What is needed: Without changing anything, copy out each entry.

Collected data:
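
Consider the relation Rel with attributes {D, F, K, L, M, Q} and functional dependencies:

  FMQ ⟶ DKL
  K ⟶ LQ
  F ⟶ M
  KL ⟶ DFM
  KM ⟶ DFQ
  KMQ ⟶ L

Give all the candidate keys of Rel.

{K}⁺: K→LQ adds L, Q; KL→DFM adds D, F, M → {D, F, K, L, M, Q}.
{F, Q}⁺: F→M adds M; FMQ→DKL adds D, K, L → {D, F, K, L, M, Q}.
Any other superkey contains one of these as a subset, so there are no further candidate keys.

(K); (F, Q)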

Solution to the problem:
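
Consider the relation Rel with attributes {D, F, K, L, M, Q} and functional dependencies:

  FMQ ⟶ DKL
  K ⟶ LQ
  F ⟶ M
  KL ⟶ DFM
  KM ⟶ DFQ
  KMQ ⟶ L

Give all the candidate keys of Rel.

{K}⁺: K→LQ adds L, Q; KL→DFM adds D, F, M → {D, F, K, L, M, Q}.
{F, Q}⁺: F→M adds M; FMQ→DKL adds D, K, L → {D, F, K, L, M, Q}.
Any other superkey contains one of these as a subset, so there are no further candidate keys.

(K); (F, Q)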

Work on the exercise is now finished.